Excerpts from a dataset
[Start of section]
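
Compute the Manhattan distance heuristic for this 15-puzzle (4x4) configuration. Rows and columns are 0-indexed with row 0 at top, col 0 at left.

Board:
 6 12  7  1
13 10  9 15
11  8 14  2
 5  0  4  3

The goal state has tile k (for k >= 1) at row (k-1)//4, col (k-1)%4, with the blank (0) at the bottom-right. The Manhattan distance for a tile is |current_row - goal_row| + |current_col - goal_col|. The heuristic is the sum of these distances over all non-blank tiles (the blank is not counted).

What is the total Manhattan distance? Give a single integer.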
[End of section]
[Start of section]
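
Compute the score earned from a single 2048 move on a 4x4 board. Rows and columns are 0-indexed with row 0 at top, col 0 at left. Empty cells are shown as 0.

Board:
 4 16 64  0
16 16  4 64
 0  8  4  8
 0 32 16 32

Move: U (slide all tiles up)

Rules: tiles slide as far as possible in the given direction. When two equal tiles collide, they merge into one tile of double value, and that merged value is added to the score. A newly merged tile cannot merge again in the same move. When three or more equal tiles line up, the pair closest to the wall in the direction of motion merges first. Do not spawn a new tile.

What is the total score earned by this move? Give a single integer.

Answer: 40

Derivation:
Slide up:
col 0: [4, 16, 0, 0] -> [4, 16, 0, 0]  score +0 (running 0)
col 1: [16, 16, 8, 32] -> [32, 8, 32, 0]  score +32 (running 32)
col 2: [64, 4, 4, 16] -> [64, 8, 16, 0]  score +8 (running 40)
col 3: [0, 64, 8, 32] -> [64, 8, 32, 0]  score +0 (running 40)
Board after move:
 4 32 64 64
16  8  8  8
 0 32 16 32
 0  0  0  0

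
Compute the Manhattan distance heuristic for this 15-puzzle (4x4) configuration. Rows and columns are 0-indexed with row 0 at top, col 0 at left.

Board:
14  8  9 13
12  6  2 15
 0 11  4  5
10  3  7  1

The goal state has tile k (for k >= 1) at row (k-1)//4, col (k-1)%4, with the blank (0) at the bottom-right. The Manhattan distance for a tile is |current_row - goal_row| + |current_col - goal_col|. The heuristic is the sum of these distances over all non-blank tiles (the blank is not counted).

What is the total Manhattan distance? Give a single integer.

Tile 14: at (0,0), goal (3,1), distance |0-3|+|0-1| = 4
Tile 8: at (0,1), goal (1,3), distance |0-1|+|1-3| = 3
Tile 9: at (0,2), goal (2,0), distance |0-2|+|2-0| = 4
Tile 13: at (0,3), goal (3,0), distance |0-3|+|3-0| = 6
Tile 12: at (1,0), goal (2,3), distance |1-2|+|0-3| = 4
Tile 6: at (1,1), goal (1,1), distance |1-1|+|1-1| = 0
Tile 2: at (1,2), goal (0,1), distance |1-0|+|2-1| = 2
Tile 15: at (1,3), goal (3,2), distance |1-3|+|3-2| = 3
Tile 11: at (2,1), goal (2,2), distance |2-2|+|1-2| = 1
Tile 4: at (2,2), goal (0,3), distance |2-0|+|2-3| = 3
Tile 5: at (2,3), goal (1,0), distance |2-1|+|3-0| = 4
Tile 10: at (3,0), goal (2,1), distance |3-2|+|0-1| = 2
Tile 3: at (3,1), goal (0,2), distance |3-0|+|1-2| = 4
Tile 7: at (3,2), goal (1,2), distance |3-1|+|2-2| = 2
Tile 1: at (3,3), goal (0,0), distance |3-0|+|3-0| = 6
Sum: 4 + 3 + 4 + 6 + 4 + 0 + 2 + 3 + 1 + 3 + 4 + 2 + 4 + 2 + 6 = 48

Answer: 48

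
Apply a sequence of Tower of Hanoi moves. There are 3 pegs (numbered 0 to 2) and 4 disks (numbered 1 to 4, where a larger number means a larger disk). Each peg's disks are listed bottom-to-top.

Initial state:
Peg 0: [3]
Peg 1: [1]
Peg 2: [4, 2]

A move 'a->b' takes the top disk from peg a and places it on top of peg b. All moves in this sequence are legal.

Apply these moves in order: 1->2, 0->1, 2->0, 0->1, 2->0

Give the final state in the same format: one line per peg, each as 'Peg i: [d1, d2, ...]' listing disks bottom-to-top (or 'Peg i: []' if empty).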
[End of section]
[Start of section]
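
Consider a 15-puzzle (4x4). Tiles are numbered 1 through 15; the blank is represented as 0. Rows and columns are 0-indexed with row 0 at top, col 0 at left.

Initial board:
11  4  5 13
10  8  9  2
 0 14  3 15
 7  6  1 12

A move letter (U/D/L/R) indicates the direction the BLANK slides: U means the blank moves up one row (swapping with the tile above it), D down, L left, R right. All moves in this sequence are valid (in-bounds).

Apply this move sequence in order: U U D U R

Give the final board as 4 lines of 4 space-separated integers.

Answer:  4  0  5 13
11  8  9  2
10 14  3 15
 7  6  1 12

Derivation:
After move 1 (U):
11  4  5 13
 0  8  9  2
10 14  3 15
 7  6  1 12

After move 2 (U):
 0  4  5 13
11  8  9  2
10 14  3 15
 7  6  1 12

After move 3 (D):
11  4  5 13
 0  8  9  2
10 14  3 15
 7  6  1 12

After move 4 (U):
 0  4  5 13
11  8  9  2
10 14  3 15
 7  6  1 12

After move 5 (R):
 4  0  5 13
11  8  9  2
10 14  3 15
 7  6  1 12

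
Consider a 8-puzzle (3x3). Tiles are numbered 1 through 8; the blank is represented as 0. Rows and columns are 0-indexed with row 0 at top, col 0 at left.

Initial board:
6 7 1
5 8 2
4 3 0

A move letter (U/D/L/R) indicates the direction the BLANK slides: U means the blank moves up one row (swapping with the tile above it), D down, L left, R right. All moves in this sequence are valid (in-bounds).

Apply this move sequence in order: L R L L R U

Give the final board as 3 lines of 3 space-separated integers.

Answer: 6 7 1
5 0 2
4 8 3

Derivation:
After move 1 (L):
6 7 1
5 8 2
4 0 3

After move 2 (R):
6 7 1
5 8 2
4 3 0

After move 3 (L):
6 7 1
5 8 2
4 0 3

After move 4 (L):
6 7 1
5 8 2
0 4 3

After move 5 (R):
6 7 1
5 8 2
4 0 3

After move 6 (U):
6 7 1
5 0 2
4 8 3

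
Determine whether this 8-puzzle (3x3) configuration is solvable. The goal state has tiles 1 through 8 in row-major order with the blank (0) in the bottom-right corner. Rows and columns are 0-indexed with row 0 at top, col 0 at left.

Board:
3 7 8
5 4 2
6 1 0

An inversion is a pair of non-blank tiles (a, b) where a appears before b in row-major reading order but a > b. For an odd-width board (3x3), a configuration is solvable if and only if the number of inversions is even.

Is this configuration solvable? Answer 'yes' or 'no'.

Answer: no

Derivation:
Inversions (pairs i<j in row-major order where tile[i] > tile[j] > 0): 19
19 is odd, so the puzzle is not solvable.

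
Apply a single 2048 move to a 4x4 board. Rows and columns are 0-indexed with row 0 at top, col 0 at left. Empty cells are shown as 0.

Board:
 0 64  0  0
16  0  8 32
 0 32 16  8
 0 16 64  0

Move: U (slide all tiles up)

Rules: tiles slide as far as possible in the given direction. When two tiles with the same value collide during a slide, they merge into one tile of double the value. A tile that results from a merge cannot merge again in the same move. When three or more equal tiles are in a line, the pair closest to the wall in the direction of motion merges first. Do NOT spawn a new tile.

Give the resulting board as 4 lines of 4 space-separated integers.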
[End of section]
Your objective
Among the entries, how many lines include the word "they"? Answer with a single number and nothing further.

Result for this task
2